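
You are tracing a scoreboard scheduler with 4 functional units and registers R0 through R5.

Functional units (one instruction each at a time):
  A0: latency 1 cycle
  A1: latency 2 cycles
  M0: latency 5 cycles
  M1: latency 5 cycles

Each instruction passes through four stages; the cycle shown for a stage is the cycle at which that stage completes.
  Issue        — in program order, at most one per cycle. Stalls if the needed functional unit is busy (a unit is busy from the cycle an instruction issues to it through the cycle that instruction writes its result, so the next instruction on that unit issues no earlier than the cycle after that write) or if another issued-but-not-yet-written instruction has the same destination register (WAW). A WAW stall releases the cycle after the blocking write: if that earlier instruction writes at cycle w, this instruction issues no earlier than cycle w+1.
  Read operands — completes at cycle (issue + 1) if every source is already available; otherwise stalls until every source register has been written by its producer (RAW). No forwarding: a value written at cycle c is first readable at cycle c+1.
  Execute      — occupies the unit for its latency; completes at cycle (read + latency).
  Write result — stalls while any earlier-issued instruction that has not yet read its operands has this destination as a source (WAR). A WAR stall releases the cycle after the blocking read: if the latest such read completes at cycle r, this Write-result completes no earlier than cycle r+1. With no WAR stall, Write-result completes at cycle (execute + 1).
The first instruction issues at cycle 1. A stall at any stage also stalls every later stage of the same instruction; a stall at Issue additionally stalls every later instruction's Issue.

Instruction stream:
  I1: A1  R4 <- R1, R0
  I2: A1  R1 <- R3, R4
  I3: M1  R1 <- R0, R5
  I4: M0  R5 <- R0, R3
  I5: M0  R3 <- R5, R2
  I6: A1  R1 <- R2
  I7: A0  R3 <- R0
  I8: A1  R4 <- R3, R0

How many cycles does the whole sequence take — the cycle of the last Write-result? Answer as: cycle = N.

cycle = 35

1) issue 1, read 2, done 4, write 5
2) issue 6, read 7, done 9, write 10  <struct: A1 busy until I1 writes@5>
3) issue 11, read 12, done 17, write 18  <WAW R1: wait I2 write@10>
4) issue 12, read 13, done 18, write 19
5) issue 20, read 21, done 26, write 27  <struct: M0 busy until I4 writes@19>
6) issue 21, read 22, done 24, write 25
7) issue 28, read 29, done 30, write 31  <WAW R3: wait I5 write@27>
8) issue 29, read 32, done 34, write 35  <RAW R3: wait I7 write@31>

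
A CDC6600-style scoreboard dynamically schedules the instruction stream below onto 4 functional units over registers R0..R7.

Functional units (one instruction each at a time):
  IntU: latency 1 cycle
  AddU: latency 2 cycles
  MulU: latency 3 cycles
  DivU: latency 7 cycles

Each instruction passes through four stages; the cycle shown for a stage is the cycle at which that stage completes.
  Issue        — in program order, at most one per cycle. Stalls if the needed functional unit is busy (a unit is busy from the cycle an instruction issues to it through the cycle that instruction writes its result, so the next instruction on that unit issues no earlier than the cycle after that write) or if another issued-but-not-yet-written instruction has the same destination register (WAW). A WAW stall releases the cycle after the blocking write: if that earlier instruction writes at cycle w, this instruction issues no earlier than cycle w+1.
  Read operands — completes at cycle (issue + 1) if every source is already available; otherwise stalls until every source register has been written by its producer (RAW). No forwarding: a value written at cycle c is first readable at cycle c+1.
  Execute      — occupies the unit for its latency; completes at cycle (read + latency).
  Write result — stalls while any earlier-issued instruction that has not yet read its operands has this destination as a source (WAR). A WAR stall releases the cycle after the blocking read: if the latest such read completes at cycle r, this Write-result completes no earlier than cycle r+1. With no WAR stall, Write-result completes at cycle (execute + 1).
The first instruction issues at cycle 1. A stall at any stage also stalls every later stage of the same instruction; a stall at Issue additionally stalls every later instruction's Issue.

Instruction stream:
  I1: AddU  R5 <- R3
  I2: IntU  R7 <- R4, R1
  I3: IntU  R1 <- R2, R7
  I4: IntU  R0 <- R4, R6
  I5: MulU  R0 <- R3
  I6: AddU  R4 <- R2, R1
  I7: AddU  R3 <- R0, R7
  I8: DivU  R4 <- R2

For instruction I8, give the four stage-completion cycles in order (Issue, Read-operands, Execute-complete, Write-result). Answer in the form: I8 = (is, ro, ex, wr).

[I1] 1/2/4/5
[I2] 2/3/4/5
[I3] 6/7/8/9  (struct: IntU busy until I2 writes@5)
[I4] 10/11/12/13  (struct: IntU busy until I3 writes@9)
[I5] 14/15/18/19  (WAW R0: wait I4 write@13)
[I6] 15/16/18/19
[I7] 20/21/23/24  (struct: AddU busy until I6 writes@19)
[I8] 21/22/29/30

I8 = (21, 22, 29, 30)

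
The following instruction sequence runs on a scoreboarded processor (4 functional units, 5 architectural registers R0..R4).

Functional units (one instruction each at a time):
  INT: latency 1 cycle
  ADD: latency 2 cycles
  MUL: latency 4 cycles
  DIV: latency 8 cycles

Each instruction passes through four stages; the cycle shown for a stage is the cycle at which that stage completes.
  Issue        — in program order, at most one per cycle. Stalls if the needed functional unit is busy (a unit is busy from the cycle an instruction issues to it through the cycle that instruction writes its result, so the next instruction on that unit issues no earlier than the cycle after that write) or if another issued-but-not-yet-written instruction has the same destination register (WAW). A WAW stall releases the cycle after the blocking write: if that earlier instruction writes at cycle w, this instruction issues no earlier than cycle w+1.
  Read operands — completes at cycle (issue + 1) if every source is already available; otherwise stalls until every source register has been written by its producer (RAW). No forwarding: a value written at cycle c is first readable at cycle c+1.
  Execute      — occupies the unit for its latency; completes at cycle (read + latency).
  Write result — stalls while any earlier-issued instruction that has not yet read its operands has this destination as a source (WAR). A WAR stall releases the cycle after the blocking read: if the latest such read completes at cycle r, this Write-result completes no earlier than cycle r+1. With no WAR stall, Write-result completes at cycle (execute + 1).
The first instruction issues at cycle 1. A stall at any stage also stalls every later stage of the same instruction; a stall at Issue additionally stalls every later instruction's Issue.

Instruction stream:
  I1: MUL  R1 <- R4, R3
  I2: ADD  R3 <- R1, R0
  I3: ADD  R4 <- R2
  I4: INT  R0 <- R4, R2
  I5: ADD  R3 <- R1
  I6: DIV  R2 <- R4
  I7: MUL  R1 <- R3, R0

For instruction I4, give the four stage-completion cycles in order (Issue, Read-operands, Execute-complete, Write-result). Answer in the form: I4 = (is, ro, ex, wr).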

* * * *

AIM OF THE TASK -> Beginning with the first line and ending with the last, copy the material above exactly.

SOLVED EXERCISE ->
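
You are tracing a scoreboard scheduler with 4 functional units and registers R0 through R5.

Functional units (one instruction each at a time):
  A0: latency 1 cycle
  A1: latency 2 cycles
  M0: latency 5 cycles
  M1: latency 5 cycles

Each instruction passes through four stages; the cycle shown for a stage is the cycle at which that stage completes.
  Issue        — in program order, at most one per cycle. Stalls if the needed functional unit is busy (a unit is busy from the cycle an instruction issues to it through the cycle that instruction writes its result, so the next instruction on that unit issues no earlier than the cycle after that write) or if another issued-but-not-yet-written instruction has the same destination register (WAW). A WAW stall releases the cycle after the blocking write: if that earlier instruction writes at cycle w, this instruction issues no earlier than cycle w+1.
  Read operands — completes at cycle (issue + 1) if every source is already available; otherwise stalls until every source register has been written by its producer (RAW). No forwarding: a value written at cycle c is first readable at cycle c+1.
  Execute      — occupies the unit for its latency; completes at cycle (read + latency).
  Write result — stalls while any earlier-issued instruction that has not yet read its operands has this destination as a source (WAR). A WAR stall releases the cycle after the blocking read: if the latest such read completes at cycle r, this Write-result completes no earlier than cycle r+1. With no WAR stall, Write-result completes at cycle (execute + 1).
The first instruction issues at cycle 1. A stall at any stage also stalls every later stage of the same instruction; a stall at Issue additionally stalls every later instruction's Issue.

Instruction stream:
  I1: A1  R4 <- R1, R0
  I2: A1  R1 <- R3, R4
  I3: M1  R1 <- R0, R5
  I4: M0  R5 <- R0, R3
  I5: M0  R3 <- R5, R2
  I6: A1  R1 <- R2
  I7: A0  R3 <- R0
  I8: A1  R4 <- R3, R0

How many cycles does the whole sequence take — the cycle of the last Write-result? Answer as: cycle = N.

cycle = 35

1) issue 1, read 2, done 4, write 5
2) issue 6, read 7, done 9, write 10  <struct: A1 busy until I1 writes@5>
3) issue 11, read 12, done 17, write 18  <WAW R1: wait I2 write@10>
4) issue 12, read 13, done 18, write 19
5) issue 20, read 21, done 26, write 27  <struct: M0 busy until I4 writes@19>
6) issue 21, read 22, done 24, write 25
7) issue 28, read 29, done 30, write 31  <WAW R3: wait I5 write@27>
8) issue 29, read 32, done 34, write 35  <RAW R3: wait I7 write@31>

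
A CDC6600-style scoreboard dynamically schedules the instruction stream below onto 4 functional units over registers R0..R7.

Functional units (one instruction each at a time):
  IntU: latency 1 cycle
  AddU: latency 2 cycles
  MulU: latency 3 cycles
  DivU: latency 7 cycles

Each instruction passes through four stages; the cycle shown for a stage is the cycle at which that stage completes.
  Issue        — in program order, at most one per cycle. Stalls if the needed functional unit is busy (a unit is busy from the cycle an instruction issues to it through the cycle that instruction writes its result, so the next instruction on that unit issues no earlier than the cycle after that write) or if another issued-but-not-yet-written instruction has the same destination register (WAW). A WAW stall releases the cycle after the blocking write: if that earlier instruction writes at cycle w, this instruction issues no earlier than cycle w+1.
  Read operands — completes at cycle (issue + 1) if every source is already available; otherwise stalls until every source register has been written by its producer (RAW). No forwarding: a value written at cycle c is first readable at cycle c+1.
  Execute      — occupies the unit for its latency; completes at cycle (read + latency).
  Write result — stalls while any earlier-issued instruction that has not yet read its operands has this destination as a source (WAR). A WAR stall releases the cycle after the blocking read: if the latest such read completes at cycle r, this Write-result completes no earlier than cycle r+1. With no WAR stall, Write-result completes at cycle (execute + 1).
The first instruction issues at cycle 1. A stall at any stage also stalls every later stage of the same instruction; a stall at Issue additionally stalls every later instruction's Issue.

Instruction stream:
  I1: AddU  R5 <- R3
  I2: IntU  R7 <- R4, R1
  I3: IntU  R1 <- R2, R7
  I4: IntU  R0 <- R4, R6
  I5: MulU  R0 <- R3
  I6: AddU  R4 <- R2, R1
  I7: AddU  R3 <- R0, R7
  I8: DivU  R4 <- R2

For instruction I8, give the four stage-completion cycles in order (Issue, Read-operands, Execute-complete, Write-result). Answer in the form: I8 = (is, ro, ex, wr).

[I1] 1/2/4/5
[I2] 2/3/4/5
[I3] 6/7/8/9  (struct: IntU busy until I2 writes@5)
[I4] 10/11/12/13  (struct: IntU busy until I3 writes@9)
[I5] 14/15/18/19  (WAW R0: wait I4 write@13)
[I6] 15/16/18/19
[I7] 20/21/23/24  (struct: AddU busy until I6 writes@19)
[I8] 21/22/29/30

I8 = (21, 22, 29, 30)

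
The following instruction sequence runs on a scoreboarded processor (4 functional units, 5 architectural registers R0..R4).

Functional units (one instruction each at a time):
  INT: latency 1 cycle
  ADD: latency 2 cycles
  MUL: latency 4 cycles
  DIV: latency 8 cycles

Each instruction passes through four stages; the cycle shown for a stage is the cycle at which that stage completes.
  Issue        — in program order, at most one per cycle. Stalls if the needed functional unit is busy (a unit is busy from the cycle an instruction issues to it through the cycle that instruction writes its result, so the next instruction on that unit issues no earlier than the cycle after that write) or if another issued-but-not-yet-written instruction has the same destination register (WAW). A WAW stall releases the cycle after the blocking write: if that earlier instruction writes at cycle w, this instruction issues no earlier than cycle w+1.
  Read operands — completes at cycle (issue + 1) if every source is already available; otherwise stalls until every source register has been written by its producer (RAW). No forwarding: a value written at cycle c is first readable at cycle c+1.
  Execute      — occupies the unit for its latency; completes at cycle (read + latency).
  Write result — stalls while any earlier-issued instruction that has not yet read its operands has this destination as a source (WAR). A WAR stall releases the cycle after the blocking read: if the latest such read completes at cycle r, this Write-result completes no earlier than cycle r+1. With no WAR stall, Write-result completes at cycle (execute + 1).
The first instruction issues at cycle 1. A stall at any stage also stalls every later stage of the same instruction; a stall at Issue additionally stalls every later instruction's Issue.

Instruction stream:
  I1: MUL  R1 <- R4, R3
  I2: ADD  R3 <- R1, R0
  I3: ADD  R4 <- R2
  I4: INT  R0 <- R4, R2
  I5: ADD  R3 <- R1
  I6: DIV  R2 <- R4
  I7: MUL  R1 <- R3, R0

For instruction I4, give the four stage-completion cycles in order (Issue, Read-operands, Execute-complete, Write-result). Answer in the form: I4 = (is, ro, ex, wr).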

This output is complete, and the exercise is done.